Task to carry out -
Every line of the data below that holds the string "variable" needs to be reported.

|---|

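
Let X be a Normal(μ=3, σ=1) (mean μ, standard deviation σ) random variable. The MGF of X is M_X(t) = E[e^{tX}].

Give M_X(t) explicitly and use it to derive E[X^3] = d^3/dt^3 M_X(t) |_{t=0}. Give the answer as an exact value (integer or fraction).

E[X^3] = M^(3)(0) = 36

M_X(t) = e^(t^2/2 + 3*t)
M^(3)(t) = t^3*e^(3*t)*e^(t^2/2) + 9*t^2*e^(3*t)*e^(t^2/2) + 30*t*e^(3*t)*e^(t^2/2) + 36*e^(3*t)*e^(t^2/2)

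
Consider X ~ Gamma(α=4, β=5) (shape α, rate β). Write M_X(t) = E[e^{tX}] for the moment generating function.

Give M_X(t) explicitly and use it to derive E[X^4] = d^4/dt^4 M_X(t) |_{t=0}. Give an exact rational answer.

E[X^4] = D^4[M](0) = 168/125

M_X(t) = 625/(5 - t)^4
D^4[M](t) = 525000/(t^8 - 40*t^7 + 700*t^6 - 7000*t^5 + 43750*t^4 - 175000*t^3 + 437500*t^2 - 625000*t + 390625)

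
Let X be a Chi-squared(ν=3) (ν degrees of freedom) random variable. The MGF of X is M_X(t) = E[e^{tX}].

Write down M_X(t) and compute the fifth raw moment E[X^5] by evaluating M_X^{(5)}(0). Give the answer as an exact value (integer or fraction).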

|---|

Result -
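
Let X be a Normal(μ=3, σ=1) (mean μ, standard deviation σ) random variable. The MGF of X is M_X(t) = E[e^{tX}].
Let X be a Chi-squared(ν=3) (ν degrees of freedom) random variable. The MGF of X is M_X(t) = E[e^{tX}].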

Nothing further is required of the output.